* Your instructions *
Repeat the data verbatim.
********************
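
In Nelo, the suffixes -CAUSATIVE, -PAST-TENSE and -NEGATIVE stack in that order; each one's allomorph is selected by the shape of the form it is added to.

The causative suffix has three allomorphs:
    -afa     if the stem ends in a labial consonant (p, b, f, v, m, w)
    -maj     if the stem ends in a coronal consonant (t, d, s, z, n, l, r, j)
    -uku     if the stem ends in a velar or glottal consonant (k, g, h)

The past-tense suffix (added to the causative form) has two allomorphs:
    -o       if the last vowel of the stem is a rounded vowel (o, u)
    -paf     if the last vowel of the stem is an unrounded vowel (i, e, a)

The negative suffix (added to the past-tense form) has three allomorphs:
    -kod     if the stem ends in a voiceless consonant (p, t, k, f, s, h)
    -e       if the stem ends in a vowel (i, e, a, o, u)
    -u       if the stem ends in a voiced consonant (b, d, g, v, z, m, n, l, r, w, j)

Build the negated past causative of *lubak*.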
********************
* Solution to the exercise *
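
In Nelo, the suffixes -CAUSATIVE, -PAST-TENSE and -NEGATIVE stack in that order; each one's allomorph is selected by the shape of the form it is added to.

The causative suffix has three allomorphs:
    -afa     if the stem ends in a labial consonant (p, b, f, v, m, w)
    -maj     if the stem ends in a coronal consonant (t, d, s, z, n, l, r, j)
    -uku     if the stem ends in a velar or glottal consonant (k, g, h)

The past-tense suffix (added to the causative form) has two allomorphs:
    -o       if the last vowel of the stem is a rounded vowel (o, u)
    -paf     if the last vowel of the stem is an unrounded vowel (i, e, a)

The negative suffix (added to the past-tense form) has three allomorphs:
    -kod     if the stem ends in a voiceless consonant (p, t, k, f, s, h)
    -e       if the stem ends in a vowel (i, e, a, o, u)
    -u       if the stem ends in a voiced consonant (b, d, g, v, z, m, n, l, r, w, j)

Build the negated past causative of *lubak*.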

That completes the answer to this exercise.